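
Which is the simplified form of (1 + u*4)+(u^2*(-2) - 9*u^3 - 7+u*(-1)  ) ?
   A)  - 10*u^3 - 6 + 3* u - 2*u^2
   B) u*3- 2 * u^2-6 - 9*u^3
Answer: B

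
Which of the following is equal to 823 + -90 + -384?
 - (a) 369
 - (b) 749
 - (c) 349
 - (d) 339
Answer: c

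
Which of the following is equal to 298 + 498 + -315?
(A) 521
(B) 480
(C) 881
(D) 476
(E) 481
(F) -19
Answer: E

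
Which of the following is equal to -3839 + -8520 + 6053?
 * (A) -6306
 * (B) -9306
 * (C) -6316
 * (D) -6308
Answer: A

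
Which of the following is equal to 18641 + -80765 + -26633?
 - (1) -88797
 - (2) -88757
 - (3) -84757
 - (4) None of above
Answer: 2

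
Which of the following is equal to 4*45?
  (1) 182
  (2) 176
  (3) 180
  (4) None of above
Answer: 3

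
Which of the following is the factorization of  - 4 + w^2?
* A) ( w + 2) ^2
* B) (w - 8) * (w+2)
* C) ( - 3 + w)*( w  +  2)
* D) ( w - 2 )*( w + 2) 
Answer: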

-=-=-

# YOUR GOAL:
The task calls for every line of the material that contains the string "Answer".

# EXPECTED OUTPUT:
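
Answer: B
Answer: c
Answer: E
Answer: A
Answer: 2
Answer: 3
Answer: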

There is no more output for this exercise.